→ **Your goal**
Reproduce the lines below exactly, starting at the one containing "Compute the 20%" and stopping at the final line.

→ **Collected data entries**
»»

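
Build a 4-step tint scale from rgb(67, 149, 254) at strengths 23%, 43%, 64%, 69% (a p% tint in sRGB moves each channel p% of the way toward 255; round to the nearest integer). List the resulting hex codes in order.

23%: (67 + 43.24 = 110.24→110, 149 + 24.38 = 173.38→173, 254→254) → #6EADFE
43%: (67 + 80.84 = 147.84→148, 149 + 45.58 = 194.58→195, 254→254) → #94C3FE
64%: (67 + 120.32 = 187.32→187, 149 + 67.84 = 216.84→217, 254 + 0.64 = 254.64→255) → #BBD9FF
69%: (67 + 129.72 = 196.72→197, 149 + 73.14 = 222.14→222, 254 + 0.69 = 254.69→255) → #C5DEFF

#6EADFE, #94C3FE, #BBD9FF, #C5DEFF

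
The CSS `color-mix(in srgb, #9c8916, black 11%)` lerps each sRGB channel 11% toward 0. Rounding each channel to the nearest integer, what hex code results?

#8b7a14

#9c8916 is rgb(156, 137, 22).
Lerp each channel 11% toward 0:
  R: 156 − 17.16 = 138.84 → 139
  G: 137 + 0.11×(0−137) = 137 − 15.07 = 121.93 → 122
  B: 22 + 0.11×(0−22) = 22 − 2.42 = 19.58 → 20
rgb(139, 122, 20) = #8b7a14.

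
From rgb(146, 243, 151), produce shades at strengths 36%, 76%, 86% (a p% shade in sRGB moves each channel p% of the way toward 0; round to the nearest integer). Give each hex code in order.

#5D9C61, #233A24, #142215

36%: (146 − 52.56 = 93.44→93, 243 − 87.48 = 155.52→156, 151 − 54.36 = 96.64→97) → #5D9C61
76%: (146 − 110.96 = 35.04→35, 243 − 184.68 = 58.32→58, 151 − 114.76 = 36.24→36) → #233A24
86%: (146 − 125.56 = 20.44→20, 243 − 208.98 = 34.02→34, 151 − 129.86 = 21.14→21) → #142215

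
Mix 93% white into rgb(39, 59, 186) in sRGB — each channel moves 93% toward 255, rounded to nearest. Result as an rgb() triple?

rgb(240, 241, 250)

Per channel, c → c + 0.93(255 − c):
  R: 39 + 0.93×(255−39) = 39 + 200.88 = 239.88 → 240
  G: 59 + 182.28 = 241.28 → 241
  B: 186 + 64.17 = 250.17 → 250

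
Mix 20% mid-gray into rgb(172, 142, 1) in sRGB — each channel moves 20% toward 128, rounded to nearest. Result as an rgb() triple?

A 20% tone moves each channel 20% toward 128:
  R: 172 − 8.8 = 163.2 → 163
  G: 142 + 0.2×(128−142) = 142 − 2.8 = 139.2 → 139
  B: 1 + 0.2×(128−1) = 1 + 25.4 = 26.4 → 26

rgb(163, 139, 26)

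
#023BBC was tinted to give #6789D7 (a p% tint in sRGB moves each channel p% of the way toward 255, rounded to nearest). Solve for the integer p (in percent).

#023BBC is rgb(2, 59, 188); #6789D7 is rgb(103, 137, 215).
On the R channel (widest range): 103 ≈ 2 + (p/100)(255 − 2), so p ≈ 100×(103 − 2)/(255 − 2) = 10100/253 = 39.92.
p = 40 reproduces all three channels after rounding.

40%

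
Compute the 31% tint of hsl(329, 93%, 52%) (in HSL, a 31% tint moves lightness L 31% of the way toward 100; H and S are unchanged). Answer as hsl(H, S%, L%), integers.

hsl(329, 93%, 67%)

L moves 31% from 52 toward 100: 52 + 14.88 = 66.88 → 67.
H and S are unchanged.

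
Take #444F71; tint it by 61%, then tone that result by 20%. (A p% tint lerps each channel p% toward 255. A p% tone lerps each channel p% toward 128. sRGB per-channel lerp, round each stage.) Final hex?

#444F71 is rgb(68, 79, 113).
Per channel, c → c + 0.61(255 − c):
  R: 68 + 0.61×(255−68) = 68 + 114.07 = 182.07 → 182
  G: 79 + 0.61×(255−79) = 79 + 107.36 = 186.36 → 186
  B: 113 + 86.62 = 199.62 → 200
After the tint: rgb(182, 186, 200) = #B6BAC8.
A 20% tone moves each channel 20% toward 128:
  R: 182 − 10.8 = 171.2 → 171
  G: 186 + 0.2×(128−186) = 186 − 11.6 = 174.4 → 174
  B: 200 + 0.2×(128−200) = 200 − 14.4 = 185.6 → 186
rgb(171, 174, 186) = #ABAEBA.

#ABAEBA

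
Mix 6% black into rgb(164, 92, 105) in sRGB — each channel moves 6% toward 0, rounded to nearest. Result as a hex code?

#9a5663

Per channel, c → c + 0.06(0 − c):
  R: 164 + 0.06×(0−164) = 164 − 9.84 = 154.16 → 154
  G: 92 − 5.52 = 86.48 → 86
  B: 105 − 6.3 = 98.7 → 99
rgb(154, 86, 99) = #9a5663.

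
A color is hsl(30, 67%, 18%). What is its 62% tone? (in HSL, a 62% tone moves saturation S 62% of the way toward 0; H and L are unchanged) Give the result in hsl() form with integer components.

hsl(30, 25%, 18%)

S moves 62% from 67 toward 0: 67 − 41.54 = 25.46 → 25.
H and L are unchanged.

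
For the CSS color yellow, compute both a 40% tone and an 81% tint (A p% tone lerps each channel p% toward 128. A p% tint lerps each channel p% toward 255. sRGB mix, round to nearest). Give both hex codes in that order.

CSS yellow is rgb(255, 255, 0).
40% tone:
  R: 255 + 0.4×(128−255) = 255 − 50.8 = 204.2 → 204
  G: 255 + 0.4×(128−255) = 255 − 50.8 = 204.2 → 204
  B: 0 + 51.2 = 51.2 → 51
  → #CCCC33
81% tint:
  R: 255 + 0 = 255 → 255
  G: 255 + 0 = 255 → 255
  B: 0 + 0.81×(255−0) = 0 + 206.55 = 206.55 → 207
  → #FFFFCF

#CCCC33, #FFFFCF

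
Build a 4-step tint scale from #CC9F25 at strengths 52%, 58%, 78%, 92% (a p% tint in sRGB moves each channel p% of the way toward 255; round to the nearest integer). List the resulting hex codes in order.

#CC9F25 is rgb(204, 159, 37).
52%: (204 + 26.52 = 230.52→231, 159 + 49.92 = 208.92→209, 37 + 113.36 = 150.36→150) → #E7D196
58%: (204 + 29.58 = 233.58→234, 159 + 55.68 = 214.68→215, 37 + 126.44 = 163.44→163) → #EAD7A3
78%: (204 + 39.78 = 243.78→244, 159 + 74.88 = 233.88→234, 37 + 170.04 = 207.04→207) → #F4EACF
92%: (204 + 46.92 = 250.92→251, 159 + 88.32 = 247.32→247, 37 + 200.56 = 237.56→238) → #FBF7EE

#E7D196, #EAD7A3, #F4EACF, #FBF7EE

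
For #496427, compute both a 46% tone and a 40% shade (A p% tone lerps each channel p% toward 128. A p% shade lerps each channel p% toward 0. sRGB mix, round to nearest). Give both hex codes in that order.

#496427 is rgb(73, 100, 39).
46% tone:
  R: 73 + 0.46×(128−73) = 73 + 25.3 = 98.3 → 98
  G: 100 + 0.46×(128−100) = 100 + 12.88 = 112.88 → 113
  B: 39 + 40.94 = 79.94 → 80
  → #627150
40% shade:
  R: 73 + 0.4×(0−73) = 73 − 29.2 = 43.8 → 44
  G: 100 + 0.4×(0−100) = 100 − 40 = 60 → 60
  B: 39 − 15.6 = 23.4 → 23
  → #2c3c17

#627150, #2c3c17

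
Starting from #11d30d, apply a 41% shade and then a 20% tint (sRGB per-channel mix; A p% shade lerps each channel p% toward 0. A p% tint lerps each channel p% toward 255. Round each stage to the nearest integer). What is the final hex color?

#3b9639

#11d30d is rgb(17, 211, 13).
Lerp each channel 41% toward 0:
  R: 17 − 6.97 = 10.03 → 10
  G: 211 − 86.51 = 124.49 → 124
  B: 13 − 5.33 = 7.67 → 8
After the shade: rgb(10, 124, 8) = #0a7c08.
A 20% tint moves each channel 20% toward 255:
  R: 10 + 49 = 59 → 59
  G: 124 + 0.2×(255−124) = 124 + 26.2 = 150.2 → 150
  B: 8 + 0.2×(255−8) = 8 + 49.4 = 57.4 → 57
rgb(59, 150, 57) = #3b9639.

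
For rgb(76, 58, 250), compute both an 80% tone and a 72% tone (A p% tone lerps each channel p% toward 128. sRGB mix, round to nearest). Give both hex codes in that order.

80% tone:
  R: 76 + 0.8×(128−76) = 76 + 41.6 = 117.6 → 118
  G: 58 + 0.8×(128−58) = 58 + 56 = 114 → 114
  B: 250 + 0.8×(128−250) = 250 − 97.6 = 152.4 → 152
  → #767298
72% tone:
  R: 76 + 37.44 = 113.44 → 113
  G: 58 + 0.72×(128−58) = 58 + 50.4 = 108.4 → 108
  B: 250 + 0.72×(128−250) = 250 − 87.84 = 162.16 → 162
  → #716ca2

#767298, #716ca2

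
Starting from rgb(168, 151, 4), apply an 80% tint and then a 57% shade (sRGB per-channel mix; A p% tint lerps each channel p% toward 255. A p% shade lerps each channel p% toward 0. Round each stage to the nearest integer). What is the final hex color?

An 80% tint moves each channel 80% toward 255:
  R: 168 + 0.8×(255−168) = 168 + 69.6 = 237.6 → 238
  G: 151 + 83.2 = 234.2 → 234
  B: 4 + 0.8×(255−4) = 4 + 200.8 = 204.8 → 205
After the tint: rgb(238, 234, 205) = #EEEACD.
Lerp each channel 57% toward 0:
  R: 238 − 135.66 = 102.34 → 102
  G: 234 + 0.57×(0−234) = 234 − 133.38 = 100.62 → 101
  B: 205 − 116.85 = 88.15 → 88
rgb(102, 101, 88) = #666558.

#666558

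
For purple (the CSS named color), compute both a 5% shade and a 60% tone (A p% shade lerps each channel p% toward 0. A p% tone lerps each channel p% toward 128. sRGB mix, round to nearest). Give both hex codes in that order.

#7a007a, #804d80

CSS purple is rgb(128, 0, 128).
5% shade:
  R: 128 + 0.05×(0−128) = 128 − 6.4 = 121.6 → 122
  G: 0 + 0.05×(0−0) = 0 + 0 = 0 → 0
  B: 128 + 0.05×(0−128) = 128 − 6.4 = 121.6 → 122
  → #7a007a
60% tone:
  R: 128 + 0.6×(128−128) = 128 + 0 = 128 → 128
  G: 0 + 0.6×(128−0) = 0 + 76.8 = 76.8 → 77
  B: 128 + 0 = 128 → 128
  → #804d80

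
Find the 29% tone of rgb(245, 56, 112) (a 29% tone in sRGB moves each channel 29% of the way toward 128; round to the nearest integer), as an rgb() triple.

rgb(211, 77, 117)

A 29% tone moves each channel 29% toward 128:
  R: 245 − 33.93 = 211.07 → 211
  G: 56 + 0.29×(128−56) = 56 + 20.88 = 76.88 → 77
  B: 112 + 0.29×(128−112) = 112 + 4.64 = 116.64 → 117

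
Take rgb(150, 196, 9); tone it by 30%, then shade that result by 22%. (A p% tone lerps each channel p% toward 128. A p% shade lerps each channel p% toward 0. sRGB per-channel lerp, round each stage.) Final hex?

Per channel, c → c + 0.3(128 − c):
  R: 150 − 6.6 = 143.4 → 143
  G: 196 + 0.3×(128−196) = 196 − 20.4 = 175.6 → 176
  B: 9 + 0.3×(128−9) = 9 + 35.7 = 44.7 → 45
After the tone: rgb(143, 176, 45) = #8FB02D.
Lerp each channel 22% toward 0:
  R: 143 − 31.46 = 111.54 → 112
  G: 176 − 38.72 = 137.28 → 137
  B: 45 + 0.22×(0−45) = 45 − 9.9 = 35.1 → 35
rgb(112, 137, 35) = #708923.

#708923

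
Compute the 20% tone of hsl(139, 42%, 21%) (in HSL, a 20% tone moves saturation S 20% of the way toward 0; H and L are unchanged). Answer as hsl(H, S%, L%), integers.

hsl(139, 34%, 21%)

S moves 20% from 42 toward 0: 42 − 8.4 = 33.6 → 34.
H and L are unchanged.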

««

→ **Task response**
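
Compute the 20% tone of hsl(139, 42%, 21%) (in HSL, a 20% tone moves saturation S 20% of the way toward 0; H and L are unchanged). Answer as hsl(H, S%, L%), integers.

hsl(139, 34%, 21%)

S moves 20% from 42 toward 0: 42 − 8.4 = 33.6 → 34.
H and L are unchanged.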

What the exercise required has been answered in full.